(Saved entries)
■ ■ ■

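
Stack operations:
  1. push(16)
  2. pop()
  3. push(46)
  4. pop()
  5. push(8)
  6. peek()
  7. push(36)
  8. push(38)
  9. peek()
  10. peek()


push(16) -> [16]
pop()->16, []
push(46) -> [46]
pop()->46, []
push(8) -> [8]
peek()->8
push(36) -> [8, 36]
push(38) -> [8, 36, 38]
peek()->38
peek()->38

Final stack: [8, 36, 38]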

■ ■ ■

- WHAT THE EXERCISE ASKS -
Each and every entry needs to be repeated exactly.

- OUTPUT OF THE TASK -
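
Stack operations:
  1. push(16)
  2. pop()
  3. push(46)
  4. pop()
  5. push(8)
  6. peek()
  7. push(36)
  8. push(38)
  9. peek()
  10. peek()


push(16) -> [16]
pop()->16, []
push(46) -> [46]
pop()->46, []
push(8) -> [8]
peek()->8
push(36) -> [8, 36]
push(38) -> [8, 36, 38]
peek()->38
peek()->38

Final stack: [8, 36, 38]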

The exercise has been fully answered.